Action item ->
Leave no line out; reproduce the listing exactly.

• • •

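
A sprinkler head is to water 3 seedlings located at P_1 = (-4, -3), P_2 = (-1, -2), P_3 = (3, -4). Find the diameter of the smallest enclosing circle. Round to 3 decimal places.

Side lengths²: P_1P_2² = 10, P_1P_3² = 50, P_2P_3² = 20.
Since P_1P_3² = 50 ≥ 20 + 10 = 30, the angle opposite P_1P_3 is not acute, so the smallest enclosing circle has P_1P_3 as diameter.
Centre = midpoint of P_1P_3 = (-0.5, -3.5), r² = 50/4 = 12.5.
Diameter = 2r = 2√(12.5) ≈ 7.071.

7.071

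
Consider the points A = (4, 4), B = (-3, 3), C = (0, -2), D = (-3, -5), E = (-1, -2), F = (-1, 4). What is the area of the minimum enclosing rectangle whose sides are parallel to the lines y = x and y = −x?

64

In coordinates u = x + y, v = x − y the rectangle is axis-aligned; the map (x,y)→(u,v) scales areas by 2.
u-values: 8, 0, -2, -8, -3, 3; range = 8 − (-8) = 16.
v-values: 0, -6, 2, 2, 1, -5; range = 2 − (-6) = 8.
Area = (16 × 8) / 2 = 64.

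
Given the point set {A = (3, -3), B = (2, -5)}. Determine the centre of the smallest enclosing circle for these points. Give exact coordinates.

(2.5, -4)

The smallest circle enclosing two points has them as diameter endpoints.
Centre = midpoint = (2.5, -4); r² = |AB|²/4 = 5/4 = 1.25.
Centre = (2.5, -4).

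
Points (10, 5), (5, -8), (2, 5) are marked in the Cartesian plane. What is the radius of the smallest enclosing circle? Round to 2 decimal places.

7.15

Call the three points A, B, C in the order given.
Side lengths²: AB² = 194, AC² = 64, BC² = 178.
Since AB² = 194 < 178 + 64 = 242, the triangle is acute, so the smallest enclosing circle is the circumcircle.
Circumcentre = (6, -12/13), r² = 8633/169.
r = √(8633/169) ≈ 7.15.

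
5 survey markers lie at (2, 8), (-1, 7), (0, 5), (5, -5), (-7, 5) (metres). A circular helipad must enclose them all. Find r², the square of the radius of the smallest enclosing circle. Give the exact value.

27145/441

A smallest enclosing disk is always determined by at most three of the input points on its boundary.
The minimum enclosing circle is determined by three boundary points: (2, 8), (5, -5), (-7, 5).
Their circumcentre is (-11/21, 4/7) with r² = 27145/441.
The farthest remaining point (-1, 7) is at distance² 18325/441 ≤ 27145/441.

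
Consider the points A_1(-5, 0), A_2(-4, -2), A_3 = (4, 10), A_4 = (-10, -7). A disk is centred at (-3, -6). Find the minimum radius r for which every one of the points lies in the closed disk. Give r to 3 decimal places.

The required radius is the distance from (-3, -6) to the farthest point.
Squared distances: 40, 17, 305, 50.
Maximum is 305, attained at A_3.
r = √305 ≈ 17.464.

17.464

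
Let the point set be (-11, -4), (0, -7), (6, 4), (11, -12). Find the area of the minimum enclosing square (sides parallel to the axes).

484

The bounding box has width 22 and height 16.
An axis-aligned square enclosing the set must have side ≥ max(width, height).
So the minimum side is max(22, 16) = 22.
Area = 22² = 484.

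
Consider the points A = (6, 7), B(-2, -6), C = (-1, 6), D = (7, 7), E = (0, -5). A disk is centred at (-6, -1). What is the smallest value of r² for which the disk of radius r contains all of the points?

The required radius is the distance from (-6, -1) to the farthest point.
Squared distances: 208, 41, 74, 233, 52.
Maximum is 233, attained at D.

233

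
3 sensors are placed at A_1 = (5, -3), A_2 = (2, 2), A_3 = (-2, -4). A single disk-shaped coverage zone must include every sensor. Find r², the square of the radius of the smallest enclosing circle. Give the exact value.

Side lengths²: A_1A_2² = 34, A_1A_3² = 50, A_2A_3² = 52.
Since A_2A_3² = 52 < 50 + 34 = 84, the triangle is acute, so the smallest enclosing circle is the circumcircle.
Circumcentre = (24/19, -35/19), r² = 5525/361.

5525/361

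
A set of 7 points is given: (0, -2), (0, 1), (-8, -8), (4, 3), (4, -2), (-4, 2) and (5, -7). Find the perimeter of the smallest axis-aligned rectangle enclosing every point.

Width = max x − min x = 5 − (-8) = 13.
Height = max y − min y = 3 − (-8) = 11.
Perimeter = 2(13 + 11) = 48.

48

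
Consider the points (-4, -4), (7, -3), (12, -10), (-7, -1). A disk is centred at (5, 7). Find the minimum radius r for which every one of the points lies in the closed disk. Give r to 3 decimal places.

The required radius is the distance from (5, 7) to the farthest point.
Squared distances: 202, 104, 338, 208.
Maximum is 338, attained at (12, -10).
r = √338 ≈ 18.385.

18.385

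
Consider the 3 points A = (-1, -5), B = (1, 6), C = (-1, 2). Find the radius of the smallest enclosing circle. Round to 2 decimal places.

Side lengths²: AB² = 125, AC² = 49, BC² = 20.
Since AB² = 125 ≥ 49 + 20 = 69, the angle opposite AB is not acute, so the smallest enclosing circle has AB as diameter.
Centre = midpoint of AB = (0, 0.5), r² = 125/4 = 31.25.
r = √(31.25) ≈ 5.59.

5.59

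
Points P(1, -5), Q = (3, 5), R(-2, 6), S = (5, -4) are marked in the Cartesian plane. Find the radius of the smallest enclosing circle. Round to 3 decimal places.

6.103

A smallest enclosing disk is always determined by at most three of the input points on its boundary.
The farthest pair is R–S with squared distance 149. The circle on this segment as diameter has centre (1.5, 1) and r² = 149/4 = 37.25.
Check P: distance² to centre = 36.25 ≤ 37.25, so it lies inside.
All remaining points lie in this disk, and no smaller disk contains both endpoints, so this is the minimum enclosing circle.
r = √(37.25) ≈ 6.103.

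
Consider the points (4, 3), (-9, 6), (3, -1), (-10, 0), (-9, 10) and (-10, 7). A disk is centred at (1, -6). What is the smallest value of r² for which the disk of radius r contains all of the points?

356

The required radius is the distance from (1, -6) to the farthest point.
Squared distances: 90, 244, 29, 157, 356, 290.
Maximum is 356, attained at (-9, 10).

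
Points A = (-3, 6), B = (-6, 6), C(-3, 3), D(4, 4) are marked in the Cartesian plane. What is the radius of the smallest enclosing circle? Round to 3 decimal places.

By Welzl's lemma the MEC is supported by two points (diametrically opposite) or three points (on a circumcircle).
The farthest pair is B–D with squared distance 104. The circle on this segment as diameter has centre (-1, 5) and r² = 104/4 = 26.
Check A: distance² to centre = 5 ≤ 26, so it lies inside.
All remaining points lie in this disk, and no smaller disk contains both endpoints, so this is the minimum enclosing circle.
r = √26 ≈ 5.099.

5.099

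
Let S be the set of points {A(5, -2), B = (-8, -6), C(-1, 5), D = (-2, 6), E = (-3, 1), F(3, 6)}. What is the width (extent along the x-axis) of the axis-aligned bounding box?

max x = 5, min x = -8, so width = 13.

13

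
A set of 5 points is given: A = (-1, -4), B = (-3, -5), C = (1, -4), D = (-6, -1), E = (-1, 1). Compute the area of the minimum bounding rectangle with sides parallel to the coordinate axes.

x ranges over [-6, 1], width 7.
y ranges over [-5, 1], height 6.
Area = 7 × 6 = 42.

42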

• • •

Solution for this exercise ->
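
A sprinkler head is to water 3 seedlings located at P_1 = (-4, -3), P_2 = (-1, -2), P_3 = (3, -4). Find the diameter of the smallest enclosing circle. Round to 3 decimal places.

Side lengths²: P_1P_2² = 10, P_1P_3² = 50, P_2P_3² = 20.
Since P_1P_3² = 50 ≥ 20 + 10 = 30, the angle opposite P_1P_3 is not acute, so the smallest enclosing circle has P_1P_3 as diameter.
Centre = midpoint of P_1P_3 = (-0.5, -3.5), r² = 50/4 = 12.5.
Diameter = 2r = 2√(12.5) ≈ 7.071.

7.071

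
Consider the points A = (4, 4), B = (-3, 3), C = (0, -2), D = (-3, -5), E = (-1, -2), F = (-1, 4). What is the area of the minimum enclosing rectangle whose sides are parallel to the lines y = x and y = −x?

64

In coordinates u = x + y, v = x − y the rectangle is axis-aligned; the map (x,y)→(u,v) scales areas by 2.
u-values: 8, 0, -2, -8, -3, 3; range = 8 − (-8) = 16.
v-values: 0, -6, 2, 2, 1, -5; range = 2 − (-6) = 8.
Area = (16 × 8) / 2 = 64.

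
Given the point set {A = (3, -3), B = (2, -5)}. Determine the centre of the smallest enclosing circle for these points. Give exact coordinates.

(2.5, -4)

The smallest circle enclosing two points has them as diameter endpoints.
Centre = midpoint = (2.5, -4); r² = |AB|²/4 = 5/4 = 1.25.
Centre = (2.5, -4).

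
Points (10, 5), (5, -8), (2, 5) are marked in the Cartesian plane. What is the radius of the smallest enclosing circle? Round to 2 decimal places.

7.15

Call the three points A, B, C in the order given.
Side lengths²: AB² = 194, AC² = 64, BC² = 178.
Since AB² = 194 < 178 + 64 = 242, the triangle is acute, so the smallest enclosing circle is the circumcircle.
Circumcentre = (6, -12/13), r² = 8633/169.
r = √(8633/169) ≈ 7.15.

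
5 survey markers lie at (2, 8), (-1, 7), (0, 5), (5, -5), (-7, 5) (metres). A circular helipad must enclose them all. Find r², the square of the radius of the smallest enclosing circle. Give the exact value.

27145/441

A smallest enclosing disk is always determined by at most three of the input points on its boundary.
The minimum enclosing circle is determined by three boundary points: (2, 8), (5, -5), (-7, 5).
Their circumcentre is (-11/21, 4/7) with r² = 27145/441.
The farthest remaining point (-1, 7) is at distance² 18325/441 ≤ 27145/441.

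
Consider the points A_1(-5, 0), A_2(-4, -2), A_3 = (4, 10), A_4 = (-10, -7). A disk is centred at (-3, -6). Find the minimum radius r for which every one of the points lies in the closed disk. Give r to 3 decimal places.

The required radius is the distance from (-3, -6) to the farthest point.
Squared distances: 40, 17, 305, 50.
Maximum is 305, attained at A_3.
r = √305 ≈ 17.464.

17.464

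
Let the point set be (-11, -4), (0, -7), (6, 4), (11, -12). Find the area of the minimum enclosing square (sides parallel to the axes).

484

The bounding box has width 22 and height 16.
An axis-aligned square enclosing the set must have side ≥ max(width, height).
So the minimum side is max(22, 16) = 22.
Area = 22² = 484.

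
Consider the points A = (6, 7), B(-2, -6), C = (-1, 6), D = (7, 7), E = (0, -5). A disk is centred at (-6, -1). What is the smallest value of r² for which the disk of radius r contains all of the points?

The required radius is the distance from (-6, -1) to the farthest point.
Squared distances: 208, 41, 74, 233, 52.
Maximum is 233, attained at D.

233

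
3 sensors are placed at A_1 = (5, -3), A_2 = (2, 2), A_3 = (-2, -4). A single disk-shaped coverage zone must include every sensor. Find r², the square of the radius of the smallest enclosing circle. Give the exact value.

Side lengths²: A_1A_2² = 34, A_1A_3² = 50, A_2A_3² = 52.
Since A_2A_3² = 52 < 50 + 34 = 84, the triangle is acute, so the smallest enclosing circle is the circumcircle.
Circumcentre = (24/19, -35/19), r² = 5525/361.

5525/361

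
A set of 7 points is given: (0, -2), (0, 1), (-8, -8), (4, 3), (4, -2), (-4, 2) and (5, -7). Find the perimeter of the smallest axis-aligned rectangle enclosing every point.

Width = max x − min x = 5 − (-8) = 13.
Height = max y − min y = 3 − (-8) = 11.
Perimeter = 2(13 + 11) = 48.

48

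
Consider the points (-4, -4), (7, -3), (12, -10), (-7, -1). A disk is centred at (5, 7). Find the minimum radius r for which every one of the points lies in the closed disk. Give r to 3 decimal places.

The required radius is the distance from (5, 7) to the farthest point.
Squared distances: 202, 104, 338, 208.
Maximum is 338, attained at (12, -10).
r = √338 ≈ 18.385.

18.385

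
Consider the 3 points A = (-1, -5), B = (1, 6), C = (-1, 2). Find the radius of the smallest enclosing circle. Round to 2 decimal places.

Side lengths²: AB² = 125, AC² = 49, BC² = 20.
Since AB² = 125 ≥ 49 + 20 = 69, the angle opposite AB is not acute, so the smallest enclosing circle has AB as diameter.
Centre = midpoint of AB = (0, 0.5), r² = 125/4 = 31.25.
r = √(31.25) ≈ 5.59.

5.59

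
Points P(1, -5), Q = (3, 5), R(-2, 6), S = (5, -4) are marked in the Cartesian plane. Find the radius of the smallest enclosing circle. Round to 3 decimal places.

6.103

A smallest enclosing disk is always determined by at most three of the input points on its boundary.
The farthest pair is R–S with squared distance 149. The circle on this segment as diameter has centre (1.5, 1) and r² = 149/4 = 37.25.
Check P: distance² to centre = 36.25 ≤ 37.25, so it lies inside.
All remaining points lie in this disk, and no smaller disk contains both endpoints, so this is the minimum enclosing circle.
r = √(37.25) ≈ 6.103.

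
Consider the points (4, 3), (-9, 6), (3, -1), (-10, 0), (-9, 10) and (-10, 7). A disk is centred at (1, -6). What is the smallest value of r² for which the disk of radius r contains all of the points?

356

The required radius is the distance from (1, -6) to the farthest point.
Squared distances: 90, 244, 29, 157, 356, 290.
Maximum is 356, attained at (-9, 10).

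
Points A = (-3, 6), B = (-6, 6), C(-3, 3), D(4, 4) are marked in the Cartesian plane. What is the radius of the smallest enclosing circle? Round to 3 decimal places.

By Welzl's lemma the MEC is supported by two points (diametrically opposite) or three points (on a circumcircle).
The farthest pair is B–D with squared distance 104. The circle on this segment as diameter has centre (-1, 5) and r² = 104/4 = 26.
Check A: distance² to centre = 5 ≤ 26, so it lies inside.
All remaining points lie in this disk, and no smaller disk contains both endpoints, so this is the minimum enclosing circle.
r = √26 ≈ 5.099.

5.099

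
Let S be the set of points {A(5, -2), B = (-8, -6), C(-1, 5), D = (-2, 6), E = (-3, 1), F(3, 6)}. What is the width (extent along the x-axis) of the axis-aligned bounding box?

max x = 5, min x = -8, so width = 13.

13

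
A set of 5 points is given: A = (-1, -4), B = (-3, -5), C = (1, -4), D = (-6, -1), E = (-1, 1). Compute the area of the minimum bounding rectangle with sides parallel to the coordinate axes.

x ranges over [-6, 1], width 7.
y ranges over [-5, 1], height 6.
Area = 7 × 6 = 42.

42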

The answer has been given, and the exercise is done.